== INFORMATION ==

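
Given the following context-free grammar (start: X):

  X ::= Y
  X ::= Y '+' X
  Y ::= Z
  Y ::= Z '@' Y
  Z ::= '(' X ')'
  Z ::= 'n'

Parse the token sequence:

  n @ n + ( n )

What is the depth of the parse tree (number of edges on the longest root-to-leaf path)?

7

[X [Y [Z n] @ [Y [Z n]]] + [X [Y [Z ( [X [Y [Z n]]] )]]]]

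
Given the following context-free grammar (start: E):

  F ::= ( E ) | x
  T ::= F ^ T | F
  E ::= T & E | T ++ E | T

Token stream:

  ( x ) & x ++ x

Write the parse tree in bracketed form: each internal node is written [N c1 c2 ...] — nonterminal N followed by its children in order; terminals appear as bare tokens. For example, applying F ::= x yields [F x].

E
T & E
F & E
( E ) & E
( T ) & E
( F ) & E
( x ) & E
( x ) & T ++ E
( x ) & F ++ E
( x ) & x ++ E
( x ) & x ++ T
( x ) & x ++ F
( x ) & x ++ x

[E [T [F ( [E [T [F x]]] )]] & [E [T [F x]] ++ [E [T [F x]]]]]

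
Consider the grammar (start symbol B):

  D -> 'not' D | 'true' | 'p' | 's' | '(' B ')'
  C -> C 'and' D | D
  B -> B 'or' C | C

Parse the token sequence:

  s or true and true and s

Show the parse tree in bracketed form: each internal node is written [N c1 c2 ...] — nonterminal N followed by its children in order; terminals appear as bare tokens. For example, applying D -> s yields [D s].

B
B or C
C or C
D or C
s or C
s or C and D
s or C and D and D
s or D and D and D
s or true and D and D
s or true and true and D
s or true and true and s

[B [B [C [D s]]] or [C [C [C [D true]] and [D true]] and [D s]]]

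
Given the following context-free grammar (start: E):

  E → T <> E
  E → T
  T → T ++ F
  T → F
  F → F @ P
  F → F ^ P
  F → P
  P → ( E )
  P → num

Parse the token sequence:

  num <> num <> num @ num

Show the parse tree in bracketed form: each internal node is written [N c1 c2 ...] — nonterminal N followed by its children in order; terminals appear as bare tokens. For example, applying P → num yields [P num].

[E [T [F [P num]]] <> [E [T [F [P num]]] <> [E [T [F [F [P num]] @ [P num]]]]]]

E
T <> E
F <> E
P <> E
num <> E
num <> T <> E
num <> F <> E
num <> P <> E
num <> num <> E
num <> num <> T
num <> num <> F
num <> num <> F @ P
num <> num <> P @ P
num <> num <> num @ P
num <> num <> num @ num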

===

• ASSIGNMENT:
The answer must be a verbatim transcription of all the entries.

• SOLVED PROBLEM:
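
Given the following context-free grammar (start: X):

  X ::= Y
  X ::= Y '+' X
  Y ::= Z
  Y ::= Z '@' Y
  Z ::= '(' X ')'
  Z ::= 'n'

Parse the token sequence:

  n @ n + ( n )

What is the depth of the parse tree (number of edges on the longest root-to-leaf path)?

7

[X [Y [Z n] @ [Y [Z n]]] + [X [Y [Z ( [X [Y [Z n]]] )]]]]

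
Given the following context-free grammar (start: E):

  F ::= ( E ) | x
  T ::= F ^ T | F
  E ::= T & E | T ++ E | T

Token stream:

  ( x ) & x ++ x

Write the parse tree in bracketed form: each internal node is written [N c1 c2 ...] — nonterminal N followed by its children in order; terminals appear as bare tokens. For example, applying F ::= x yields [F x].

E
T & E
F & E
( E ) & E
( T ) & E
( F ) & E
( x ) & E
( x ) & T ++ E
( x ) & F ++ E
( x ) & x ++ E
( x ) & x ++ T
( x ) & x ++ F
( x ) & x ++ x

[E [T [F ( [E [T [F x]]] )]] & [E [T [F x]] ++ [E [T [F x]]]]]

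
Consider the grammar (start symbol B):

  D -> 'not' D | 'true' | 'p' | 's' | '(' B ')'
  C -> C 'and' D | D
  B -> B 'or' C | C

Parse the token sequence:

  s or true and true and s

Show the parse tree in bracketed form: each internal node is written [N c1 c2 ...] — nonterminal N followed by its children in order; terminals appear as bare tokens. For example, applying D -> s yields [D s].

B
B or C
C or C
D or C
s or C
s or C and D
s or C and D and D
s or D and D and D
s or true and D and D
s or true and true and D
s or true and true and s

[B [B [C [D s]]] or [C [C [C [D true]] and [D true]] and [D s]]]

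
Given the following context-free grammar (start: E):

  E → T <> E
  E → T
  T → T ++ F
  T → F
  F → F @ P
  F → F ^ P
  F → P
  P → ( E )
  P → num

Parse the token sequence:

  num <> num <> num @ num

Show the parse tree in bracketed form: each internal node is written [N c1 c2 ...] — nonterminal N followed by its children in order; terminals appear as bare tokens. For example, applying P → num yields [P num].

[E [T [F [P num]]] <> [E [T [F [P num]]] <> [E [T [F [F [P num]] @ [P num]]]]]]

E
T <> E
F <> E
P <> E
num <> E
num <> T <> E
num <> F <> E
num <> P <> E
num <> num <> E
num <> num <> T
num <> num <> F
num <> num <> F @ P
num <> num <> P @ P
num <> num <> num @ P
num <> num <> num @ num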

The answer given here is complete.